● ACTION ITEM: Please tally every line in the listing below where the word "Gather" appears, then give the number and nothing more.

┌──

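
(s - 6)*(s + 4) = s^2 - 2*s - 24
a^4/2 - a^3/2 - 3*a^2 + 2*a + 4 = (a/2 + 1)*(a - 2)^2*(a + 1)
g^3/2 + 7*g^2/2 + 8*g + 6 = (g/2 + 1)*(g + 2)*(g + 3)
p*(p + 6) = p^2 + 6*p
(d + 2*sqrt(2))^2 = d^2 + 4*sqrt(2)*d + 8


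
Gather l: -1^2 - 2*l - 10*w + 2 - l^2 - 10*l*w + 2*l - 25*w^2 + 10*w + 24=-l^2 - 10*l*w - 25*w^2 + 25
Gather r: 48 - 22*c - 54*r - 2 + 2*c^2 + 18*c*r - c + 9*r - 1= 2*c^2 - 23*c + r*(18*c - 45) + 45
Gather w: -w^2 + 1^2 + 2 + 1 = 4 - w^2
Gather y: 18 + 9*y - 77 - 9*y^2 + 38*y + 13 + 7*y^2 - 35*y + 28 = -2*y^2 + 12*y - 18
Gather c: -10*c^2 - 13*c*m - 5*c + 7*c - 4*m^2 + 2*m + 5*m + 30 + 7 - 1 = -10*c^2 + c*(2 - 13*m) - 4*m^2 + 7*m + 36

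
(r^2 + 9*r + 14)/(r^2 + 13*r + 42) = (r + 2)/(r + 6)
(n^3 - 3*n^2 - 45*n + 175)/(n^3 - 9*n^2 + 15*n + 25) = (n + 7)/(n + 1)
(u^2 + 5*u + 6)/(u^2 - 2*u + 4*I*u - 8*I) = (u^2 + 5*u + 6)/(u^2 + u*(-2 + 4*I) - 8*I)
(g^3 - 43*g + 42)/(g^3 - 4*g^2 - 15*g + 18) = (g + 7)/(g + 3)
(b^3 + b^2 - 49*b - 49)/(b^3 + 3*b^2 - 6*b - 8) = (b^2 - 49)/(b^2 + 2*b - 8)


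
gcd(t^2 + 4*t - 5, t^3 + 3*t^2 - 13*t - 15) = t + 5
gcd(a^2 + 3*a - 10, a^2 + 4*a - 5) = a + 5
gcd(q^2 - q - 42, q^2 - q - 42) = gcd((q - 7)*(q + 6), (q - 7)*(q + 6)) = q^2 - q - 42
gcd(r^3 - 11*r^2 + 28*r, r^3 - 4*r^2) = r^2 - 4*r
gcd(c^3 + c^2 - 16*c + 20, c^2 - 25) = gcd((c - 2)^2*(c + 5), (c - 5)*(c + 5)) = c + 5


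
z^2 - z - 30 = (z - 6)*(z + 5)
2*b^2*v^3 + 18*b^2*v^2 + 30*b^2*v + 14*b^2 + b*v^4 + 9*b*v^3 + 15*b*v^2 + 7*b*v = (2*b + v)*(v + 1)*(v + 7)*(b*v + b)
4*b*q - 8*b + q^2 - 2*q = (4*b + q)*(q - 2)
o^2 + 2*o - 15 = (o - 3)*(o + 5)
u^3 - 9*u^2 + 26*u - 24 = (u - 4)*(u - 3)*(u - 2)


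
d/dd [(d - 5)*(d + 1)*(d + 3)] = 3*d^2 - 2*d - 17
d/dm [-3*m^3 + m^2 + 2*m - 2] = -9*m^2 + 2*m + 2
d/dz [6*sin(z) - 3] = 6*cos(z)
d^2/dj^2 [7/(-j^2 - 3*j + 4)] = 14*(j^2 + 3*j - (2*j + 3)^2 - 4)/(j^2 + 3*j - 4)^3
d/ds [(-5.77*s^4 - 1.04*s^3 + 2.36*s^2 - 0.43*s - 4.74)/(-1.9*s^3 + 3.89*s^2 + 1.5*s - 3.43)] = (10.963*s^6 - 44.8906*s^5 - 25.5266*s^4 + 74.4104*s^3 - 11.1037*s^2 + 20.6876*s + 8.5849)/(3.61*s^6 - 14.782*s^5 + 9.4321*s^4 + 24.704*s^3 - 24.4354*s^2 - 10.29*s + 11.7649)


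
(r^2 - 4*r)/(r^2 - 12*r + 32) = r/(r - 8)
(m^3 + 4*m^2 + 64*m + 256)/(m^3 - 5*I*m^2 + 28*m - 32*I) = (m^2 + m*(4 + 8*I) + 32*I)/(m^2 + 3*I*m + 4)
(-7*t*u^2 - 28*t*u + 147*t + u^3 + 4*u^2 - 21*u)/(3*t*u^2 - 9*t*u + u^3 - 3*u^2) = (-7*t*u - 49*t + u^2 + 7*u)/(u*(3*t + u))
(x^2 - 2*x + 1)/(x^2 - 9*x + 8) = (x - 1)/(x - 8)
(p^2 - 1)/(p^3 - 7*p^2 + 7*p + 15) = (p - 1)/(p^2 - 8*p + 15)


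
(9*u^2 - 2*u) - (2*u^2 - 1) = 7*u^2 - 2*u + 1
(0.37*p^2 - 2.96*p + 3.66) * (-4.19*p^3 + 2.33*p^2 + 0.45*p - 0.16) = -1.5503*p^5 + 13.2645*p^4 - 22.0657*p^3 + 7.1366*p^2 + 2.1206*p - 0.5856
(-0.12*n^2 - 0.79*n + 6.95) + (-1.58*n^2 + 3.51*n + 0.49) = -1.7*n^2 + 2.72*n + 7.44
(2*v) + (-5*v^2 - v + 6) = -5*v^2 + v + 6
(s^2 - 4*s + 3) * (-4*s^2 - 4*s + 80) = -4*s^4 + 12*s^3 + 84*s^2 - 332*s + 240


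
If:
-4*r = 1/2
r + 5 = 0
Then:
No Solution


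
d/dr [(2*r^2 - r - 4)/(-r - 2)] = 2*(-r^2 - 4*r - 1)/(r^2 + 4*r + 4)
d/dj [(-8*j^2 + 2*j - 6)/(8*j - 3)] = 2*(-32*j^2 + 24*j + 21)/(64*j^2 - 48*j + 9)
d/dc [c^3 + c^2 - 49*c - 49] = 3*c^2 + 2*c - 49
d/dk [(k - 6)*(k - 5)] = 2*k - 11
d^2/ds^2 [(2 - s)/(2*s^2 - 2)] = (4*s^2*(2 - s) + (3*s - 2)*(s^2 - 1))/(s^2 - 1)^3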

└──

● WRITTEN SOLUTION: 5